### [Task]
The lines from the one holding "Once equilibrium is" to the end of the records below, exactly as written, are the only thing to return.

Saved data entries
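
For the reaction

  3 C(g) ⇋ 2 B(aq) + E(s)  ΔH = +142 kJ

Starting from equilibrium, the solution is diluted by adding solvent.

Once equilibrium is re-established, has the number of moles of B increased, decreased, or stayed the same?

increases

Dilution lowers every aqueous concentration by the same factor. Δn_aq = 2 − 0 = +2, so the system shifts toward the side with more dissolved moles — to the right.
The net shift is to the right. B is a product, so its amount increases.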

### [Result below]
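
Once equilibrium is re-established, has the number of moles of B increased, decreased, or stayed the same?

increases

Dilution lowers every aqueous concentration by the same factor. Δn_aq = 2 − 0 = +2, so the system shifts toward the side with more dissolved moles — to the right.
The net shift is to the right. B is a product, so its amount increases.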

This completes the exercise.